* Data records:

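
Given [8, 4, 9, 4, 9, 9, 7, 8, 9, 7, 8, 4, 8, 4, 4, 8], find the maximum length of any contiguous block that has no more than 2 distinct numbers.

6

add 8: window [8] (1 distinct), len 1
add 4: window [8, 4] (2 distinct), len 2
add 9: window [4, 9] (2 distinct), len 2
add 4: window [4, 9, 4] (2 distinct), len 3
add 9: window [4, 9, 4, 9] (2 distinct), len 4
add 9: window [4, 9, 4, 9, 9] (2 distinct), len 5
add 7: window [9, 9, 7] (2 distinct), len 3
add 8: window [7, 8] (2 distinct), len 2
add 9: window [8, 9] (2 distinct), len 2
add 7: window [9, 7] (2 distinct), len 2
add 8: window [7, 8] (2 distinct), len 2
add 4: window [8, 4] (2 distinct), len 2
add 8: window [8, 4, 8] (2 distinct), len 3
add 4: window [8, 4, 8, 4] (2 distinct), len 4
add 4: window [8, 4, 8, 4, 4] (2 distinct), len 5
add 8: window [8, 4, 8, 4, 4, 8] (2 distinct), len 6
Longest length with ≤2 distinct: 6.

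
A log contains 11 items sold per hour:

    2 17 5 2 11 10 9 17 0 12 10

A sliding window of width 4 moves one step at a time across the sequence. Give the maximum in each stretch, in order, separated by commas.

17, 17, 11, 11, 17, 17, 17, 17

2 17 5 2 → max 17
17 5 2 11 → max 17
5 2 11 10 → max 11
2 11 10 9 → max 11
11 10 9 17 → max 17
10 9 17 0 → max 17
9 17 0 12 → max 17
17 0 12 10 → max 17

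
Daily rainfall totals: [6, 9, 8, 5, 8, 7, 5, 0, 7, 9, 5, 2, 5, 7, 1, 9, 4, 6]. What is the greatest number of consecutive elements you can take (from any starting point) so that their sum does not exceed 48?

add 6: [6] sum 6, len 1
add 9: [6, 9] sum 15, len 2
add 8: [6, 9, 8] sum 23, len 3
add 5: [6, 9, 8, 5] sum 28, len 4
add 8: [6, 9, 8, 5, 8] sum 36, len 5
add 7: [6, 9, 8, 5, 8, 7] sum 43, len 6
add 5: [6, 9, 8, 5, 8, 7, 5] sum 48, len 7
add 0: [6, 9, 8, 5, 8, 7, 5, 0] sum 48, len 8
add 7: [8, 5, 8, 7, 5, 0, 7] sum 40, len 7
add 9: [5, 8, 7, 5, 0, 7, 9] sum 41, len 7
add 5: [5, 8, 7, 5, 0, 7, 9, 5] sum 46, len 8
add 2: [5, 8, 7, 5, 0, 7, 9, 5, 2] sum 48, len 9
add 5: [8, 7, 5, 0, 7, 9, 5, 2, 5] sum 48, len 9
add 7: [7, 5, 0, 7, 9, 5, 2, 5, 7] sum 47, len 9
add 1: [7, 5, 0, 7, 9, 5, 2, 5, 7, 1] sum 48, len 10
add 9: [0, 7, 9, 5, 2, 5, 7, 1, 9] sum 45, len 9
add 4: [9, 5, 2, 5, 7, 1, 9, 4] sum 42, len 8
add 6: [9, 5, 2, 5, 7, 1, 9, 4, 6] sum 48, len 9
Longest length seen: 10.

10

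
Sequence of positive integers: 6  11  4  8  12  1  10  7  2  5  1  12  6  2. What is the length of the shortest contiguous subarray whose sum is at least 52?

7

add 6: running sum 6 < 52
add 11: running sum 17 < 52
add 4: running sum 21 < 52
add 8: running sum 29 < 52
add 12: running sum 41 < 52
add 1: running sum 42 < 52
end 6: [6, 11, 4, 8, 12, 1, 10] sum 52, len 7
end 7: [11, 4, 8, 12, 1, 10, 7] sum 53, len 7
end 8: [11, 4, 8, 12, 1, 10, 7, 2] sum 55, len 8
end 9: [11, 4, 8, 12, 1, 10, 7, 2, 5] sum 60, len 9
end 10: [11, 4, 8, 12, 1, 10, 7, 2, 5, 1] sum 61, len 10
end 11: [8, 12, 1, 10, 7, 2, 5, 1, 12] sum 58, len 9
end 12: [12, 1, 10, 7, 2, 5, 1, 12, 6] sum 56, len 9
end 13: [12, 1, 10, 7, 2, 5, 1, 12, 6, 2] sum 58, len 10
Shortest qualifying length: 7.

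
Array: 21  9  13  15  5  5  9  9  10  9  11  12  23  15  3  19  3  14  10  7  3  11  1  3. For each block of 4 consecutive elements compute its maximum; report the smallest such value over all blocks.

9

Each size-4 window and its max:
21 9 13 15 → max 21
9 13 15 5 → max 15
13 15 5 5 → max 15
15 5 5 9 → max 15
5 5 9 9 → max 9
5 9 9 10 → max 10
9 9 10 9 → max 10
9 10 9 11 → max 11
10 9 11 12 → max 12
9 11 12 23 → max 23
11 12 23 15 → max 23
12 23 15 3 → max 23
23 15 3 19 → max 23
15 3 19 3 → max 19
3 19 3 14 → max 19
19 3 14 10 → max 19
3 14 10 7 → max 14
14 10 7 3 → max 14
10 7 3 11 → max 11
7 3 11 1 → max 11
3 11 1 3 → max 11
Smallest of these is 9.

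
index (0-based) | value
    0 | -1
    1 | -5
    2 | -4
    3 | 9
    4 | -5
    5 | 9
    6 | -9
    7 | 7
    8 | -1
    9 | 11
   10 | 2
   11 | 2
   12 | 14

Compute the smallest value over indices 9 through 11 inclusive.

2

Elements at indices 9..11: 11, 2, 2
min(11, 2, 2) = 2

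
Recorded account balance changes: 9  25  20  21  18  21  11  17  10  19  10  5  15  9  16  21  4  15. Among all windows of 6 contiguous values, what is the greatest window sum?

9 25 20 21 18 21 → sum 114
25 20 21 18 21 11 → sum 116
20 21 18 21 11 17 → sum 108
21 18 21 11 17 10 → sum 98
18 21 11 17 10 19 → sum 96
21 11 17 10 19 10 → sum 88
11 17 10 19 10 5 → sum 72
17 10 19 10 5 15 → sum 76
10 19 10 5 15 9 → sum 68
19 10 5 15 9 16 → sum 74
10 5 15 9 16 21 → sum 76
5 15 9 16 21 4 → sum 70
15 9 16 21 4 15 → sum 80
Greatest of these is 116.

116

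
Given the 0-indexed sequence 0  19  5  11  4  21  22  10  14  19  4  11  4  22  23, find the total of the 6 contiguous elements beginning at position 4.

Elements at indices 4..9: 4, 21, 22, 10, 14, 19
sum(4, 21, 22, 10, 14, 19) = 90

90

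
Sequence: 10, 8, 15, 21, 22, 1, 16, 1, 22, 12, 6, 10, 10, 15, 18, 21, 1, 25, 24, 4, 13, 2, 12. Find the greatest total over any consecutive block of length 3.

58

Window sums for each of the 21 positions:
[10, 8, 15] → sum 33
[8, 15, 21] → sum 44
[15, 21, 22] → sum 58
[21, 22, 1] → sum 44
[22, 1, 16] → sum 39
[1, 16, 1] → sum 18
[16, 1, 22] → sum 39
[1, 22, 12] → sum 35
[22, 12, 6] → sum 40
[12, 6, 10] → sum 28
[6, 10, 10] → sum 26
[10, 10, 15] → sum 35
[10, 15, 18] → sum 43
[15, 18, 21] → sum 54
[18, 21, 1] → sum 40
[21, 1, 25] → sum 47
[1, 25, 24] → sum 50
[25, 24, 4] → sum 53
[24, 4, 13] → sum 41
[4, 13, 2] → sum 19
[13, 2, 12] → sum 27
Greatest of these is 58.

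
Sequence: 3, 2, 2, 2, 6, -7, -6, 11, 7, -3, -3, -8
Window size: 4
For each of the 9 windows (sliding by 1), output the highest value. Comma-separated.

3, 6, 6, 6, 11, 11, 11, 11, 7

Sliding a size-4 window across the 12 values:
(3, 2, 2, 2) → max 3
(2, 2, 2, 6) → max 6
(2, 2, 6, -7) → max 6
(2, 6, -7, -6) → max 6
(6, -7, -6, 11) → max 11
(-7, -6, 11, 7) → max 11
(-6, 11, 7, -3) → max 11
(11, 7, -3, -3) → max 11
(7, -3, -3, -8) → max 7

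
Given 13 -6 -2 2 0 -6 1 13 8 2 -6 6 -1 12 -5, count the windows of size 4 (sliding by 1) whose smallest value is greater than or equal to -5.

2

13 -6 -2 2 → min -6
-6 -2 2 0 → min -6
-2 2 0 -6 → min -6
2 0 -6 1 → min -6
0 -6 1 13 → min -6
-6 1 13 8 → min -6
1 13 8 2 → min 1  ≥ -5 ✓
13 8 2 -6 → min -6
8 2 -6 6 → min -6
2 -6 6 -1 → min -6
-6 6 -1 12 → min -6
6 -1 12 -5 → min -5  ≥ -5 ✓
2 windows satisfy the condition.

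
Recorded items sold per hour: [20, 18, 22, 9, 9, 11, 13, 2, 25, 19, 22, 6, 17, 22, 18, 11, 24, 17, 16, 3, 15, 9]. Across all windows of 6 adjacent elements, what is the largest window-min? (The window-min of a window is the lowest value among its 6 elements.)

Each size-6 window and its min:
20 18 22 9 9 11 → min 9
18 22 9 9 11 13 → min 9
22 9 9 11 13 2 → min 2
9 9 11 13 2 25 → min 2
9 11 13 2 25 19 → min 2
11 13 2 25 19 22 → min 2
13 2 25 19 22 6 → min 2
2 25 19 22 6 17 → min 2
25 19 22 6 17 22 → min 6
19 22 6 17 22 18 → min 6
22 6 17 22 18 11 → min 6
6 17 22 18 11 24 → min 6
17 22 18 11 24 17 → min 11
22 18 11 24 17 16 → min 11
18 11 24 17 16 3 → min 3
11 24 17 16 3 15 → min 3
24 17 16 3 15 9 → min 3
Largest of these is 11.

11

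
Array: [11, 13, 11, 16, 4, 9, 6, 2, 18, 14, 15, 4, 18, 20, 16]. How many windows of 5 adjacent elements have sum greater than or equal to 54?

[11, 13, 11, 16, 4] → sum 55  ≥ 54 ✓
[13, 11, 16, 4, 9] → sum 53
[11, 16, 4, 9, 6] → sum 46
[16, 4, 9, 6, 2] → sum 37
[4, 9, 6, 2, 18] → sum 39
[9, 6, 2, 18, 14] → sum 49
[6, 2, 18, 14, 15] → sum 55  ≥ 54 ✓
[2, 18, 14, 15, 4] → sum 53
[18, 14, 15, 4, 18] → sum 69  ≥ 54 ✓
[14, 15, 4, 18, 20] → sum 71  ≥ 54 ✓
[15, 4, 18, 20, 16] → sum 73  ≥ 54 ✓
5 windows satisfy the condition.

5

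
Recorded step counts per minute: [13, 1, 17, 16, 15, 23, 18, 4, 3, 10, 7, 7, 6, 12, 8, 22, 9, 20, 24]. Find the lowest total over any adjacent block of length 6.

13 1 17 16 15 23 → sum 85
1 17 16 15 23 18 → sum 90
17 16 15 23 18 4 → sum 93
16 15 23 18 4 3 → sum 79
15 23 18 4 3 10 → sum 73
23 18 4 3 10 7 → sum 65
18 4 3 10 7 7 → sum 49
4 3 10 7 7 6 → sum 37
3 10 7 7 6 12 → sum 45
10 7 7 6 12 8 → sum 50
7 7 6 12 8 22 → sum 62
7 6 12 8 22 9 → sum 64
6 12 8 22 9 20 → sum 77
12 8 22 9 20 24 → sum 95
Lowest of these is 37.

37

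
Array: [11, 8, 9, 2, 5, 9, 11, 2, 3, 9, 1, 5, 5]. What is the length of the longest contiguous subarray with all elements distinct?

6

[11] len 1
[11, 8] len 2
[11, 8, 9] len 3
[11, 8, 9, 2] len 4
[11, 8, 9, 2, 5] len 5
[2, 5, 9] len 3
[2, 5, 9, 11] len 4
[5, 9, 11, 2] len 4
[5, 9, 11, 2, 3] len 5
[11, 2, 3, 9] len 4
[11, 2, 3, 9, 1] len 5
[11, 2, 3, 9, 1, 5] len 6
[5] len 1
Longest all-distinct length: 6.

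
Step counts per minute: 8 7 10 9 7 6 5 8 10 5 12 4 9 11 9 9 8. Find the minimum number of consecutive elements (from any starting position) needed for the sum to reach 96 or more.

12

add 8: running sum 8 < 96
add 7: running sum 15 < 96
add 10: running sum 25 < 96
add 9: running sum 34 < 96
add 7: running sum 41 < 96
add 6: running sum 47 < 96
add 5: running sum 52 < 96
add 8: running sum 60 < 96
add 10: running sum 70 < 96
add 5: running sum 75 < 96
add 12: running sum 87 < 96
add 4: running sum 91 < 96
end 12: [8, 7, 10, 9, 7, 6, 5, 8, 10, 5, 12, 4, 9] sum 100, len 13
end 13: [10, 9, 7, 6, 5, 8, 10, 5, 12, 4, 9, 11] sum 96, len 12
end 14: [10, 9, 7, 6, 5, 8, 10, 5, 12, 4, 9, 11, 9] sum 105, len 13
end 15: [9, 7, 6, 5, 8, 10, 5, 12, 4, 9, 11, 9, 9] sum 104, len 13
end 16: [6, 5, 8, 10, 5, 12, 4, 9, 11, 9, 9, 8] sum 96, len 12
Shortest qualifying length: 12.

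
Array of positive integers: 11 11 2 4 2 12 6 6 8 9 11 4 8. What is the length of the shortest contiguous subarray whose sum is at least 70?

add 11: running sum 11 < 70
add 11: running sum 22 < 70
add 2: running sum 24 < 70
add 4: running sum 28 < 70
add 2: running sum 30 < 70
add 12: running sum 42 < 70
add 6: running sum 48 < 70
add 6: running sum 54 < 70
add 8: running sum 62 < 70
end 9: [11, 11, 2, 4, 2, 12, 6, 6, 8, 9] sum 71, len 10
end 10: [11, 2, 4, 2, 12, 6, 6, 8, 9, 11] sum 71, len 10
end 11: [11, 2, 4, 2, 12, 6, 6, 8, 9, 11, 4] sum 75, len 11
end 12: [4, 2, 12, 6, 6, 8, 9, 11, 4, 8] sum 70, len 10
Shortest qualifying length: 10.

10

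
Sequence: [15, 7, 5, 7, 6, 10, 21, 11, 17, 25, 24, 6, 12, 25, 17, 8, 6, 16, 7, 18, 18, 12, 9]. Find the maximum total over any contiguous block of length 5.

98

[15, 7, 5, 7, 6] → sum 40
[7, 5, 7, 6, 10] → sum 35
[5, 7, 6, 10, 21] → sum 49
[7, 6, 10, 21, 11] → sum 55
[6, 10, 21, 11, 17] → sum 65
[10, 21, 11, 17, 25] → sum 84
[21, 11, 17, 25, 24] → sum 98
[11, 17, 25, 24, 6] → sum 83
[17, 25, 24, 6, 12] → sum 84
[25, 24, 6, 12, 25] → sum 92
[24, 6, 12, 25, 17] → sum 84
[6, 12, 25, 17, 8] → sum 68
[12, 25, 17, 8, 6] → sum 68
[25, 17, 8, 6, 16] → sum 72
[17, 8, 6, 16, 7] → sum 54
[8, 6, 16, 7, 18] → sum 55
[6, 16, 7, 18, 18] → sum 65
[16, 7, 18, 18, 12] → sum 71
[7, 18, 18, 12, 9] → sum 64
Maximum of these is 98.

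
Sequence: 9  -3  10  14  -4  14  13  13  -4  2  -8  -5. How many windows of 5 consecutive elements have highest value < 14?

9 -3 10 14 -4 → max 14
-3 10 14 -4 14 → max 14
10 14 -4 14 13 → max 14
14 -4 14 13 13 → max 14
-4 14 13 13 -4 → max 14
14 13 13 -4 2 → max 14
13 13 -4 2 -8 → max 13  < 14 ✓
13 -4 2 -8 -5 → max 13  < 14 ✓
2 windows satisfy the condition.

2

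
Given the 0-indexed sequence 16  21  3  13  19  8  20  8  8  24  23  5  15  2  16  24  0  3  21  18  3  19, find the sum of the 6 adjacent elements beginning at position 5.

91

Elements at indices 5..10: 8, 20, 8, 8, 24, 23
sum(8, 20, 8, 8, 24, 23) = 91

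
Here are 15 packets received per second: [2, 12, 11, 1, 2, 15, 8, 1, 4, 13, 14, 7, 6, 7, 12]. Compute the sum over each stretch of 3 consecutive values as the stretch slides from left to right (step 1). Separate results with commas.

25, 24, 14, 18, 25, 24, 13, 18, 31, 34, 27, 20, 25

Sliding a size-3 window across the 15 values:
2 12 11 → sum 25
12 11 1 → sum 24
11 1 2 → sum 14
1 2 15 → sum 18
2 15 8 → sum 25
15 8 1 → sum 24
8 1 4 → sum 13
1 4 13 → sum 18
4 13 14 → sum 31
13 14 7 → sum 34
14 7 6 → sum 27
7 6 7 → sum 20
6 7 12 → sum 25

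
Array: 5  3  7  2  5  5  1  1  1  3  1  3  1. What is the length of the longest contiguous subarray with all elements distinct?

[5] len 1
[5, 3] len 2
[5, 3, 7] len 3
[5, 3, 7, 2] len 4
[3, 7, 2, 5] len 4
[5] len 1
[5, 1] len 2
[1] len 1
[1] len 1
[1, 3] len 2
[3, 1] len 2
[1, 3] len 2
[3, 1] len 2
Longest all-distinct length: 4.

4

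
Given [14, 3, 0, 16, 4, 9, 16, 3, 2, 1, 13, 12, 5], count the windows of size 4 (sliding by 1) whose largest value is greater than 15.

14 3 0 16 → max 16  > 15 ✓
3 0 16 4 → max 16  > 15 ✓
0 16 4 9 → max 16  > 15 ✓
16 4 9 16 → max 16  > 15 ✓
4 9 16 3 → max 16  > 15 ✓
9 16 3 2 → max 16  > 15 ✓
16 3 2 1 → max 16  > 15 ✓
3 2 1 13 → max 13
2 1 13 12 → max 13
1 13 12 5 → max 13
7 windows satisfy the condition.

7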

* Work request: As the answer, set down only the lines from the data above between the one holding "index (0-based) | value" and the one holding "Window size: 4", inclusive, exactly as they read.

* Result below:
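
index (0-based) | value
    0 | -1
    1 | -5
    2 | -4
    3 | 9
    4 | -5
    5 | 9
    6 | -9
    7 | 7
    8 | -1
    9 | 11
   10 | 2
   11 | 2
   12 | 14

Compute the smallest value over indices 9 through 11 inclusive.

2

Elements at indices 9..11: 11, 2, 2
min(11, 2, 2) = 2

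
Recorded account balance changes: 9  25  20  21  18  21  11  17  10  19  10  5  15  9  16  21  4  15. Among all windows of 6 contiguous values, what is the greatest window sum?

9 25 20 21 18 21 → sum 114
25 20 21 18 21 11 → sum 116
20 21 18 21 11 17 → sum 108
21 18 21 11 17 10 → sum 98
18 21 11 17 10 19 → sum 96
21 11 17 10 19 10 → sum 88
11 17 10 19 10 5 → sum 72
17 10 19 10 5 15 → sum 76
10 19 10 5 15 9 → sum 68
19 10 5 15 9 16 → sum 74
10 5 15 9 16 21 → sum 76
5 15 9 16 21 4 → sum 70
15 9 16 21 4 15 → sum 80
Greatest of these is 116.

116

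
Given the 0-indexed sequence 0  19  5  11  4  21  22  10  14  19  4  11  4  22  23, find the total of the 6 contiguous elements beginning at position 4.

Elements at indices 4..9: 4, 21, 22, 10, 14, 19
sum(4, 21, 22, 10, 14, 19) = 90

90

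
Sequence: 10, 8, 15, 21, 22, 1, 16, 1, 22, 12, 6, 10, 10, 15, 18, 21, 1, 25, 24, 4, 13, 2, 12. Find the greatest total over any consecutive block of length 3.

58

Window sums for each of the 21 positions:
[10, 8, 15] → sum 33
[8, 15, 21] → sum 44
[15, 21, 22] → sum 58
[21, 22, 1] → sum 44
[22, 1, 16] → sum 39
[1, 16, 1] → sum 18
[16, 1, 22] → sum 39
[1, 22, 12] → sum 35
[22, 12, 6] → sum 40
[12, 6, 10] → sum 28
[6, 10, 10] → sum 26
[10, 10, 15] → sum 35
[10, 15, 18] → sum 43
[15, 18, 21] → sum 54
[18, 21, 1] → sum 40
[21, 1, 25] → sum 47
[1, 25, 24] → sum 50
[25, 24, 4] → sum 53
[24, 4, 13] → sum 41
[4, 13, 2] → sum 19
[13, 2, 12] → sum 27
Greatest of these is 58.

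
Sequence: 3, 2, 2, 2, 6, -7, -6, 11, 7, -3, -3, -8
Window size: 4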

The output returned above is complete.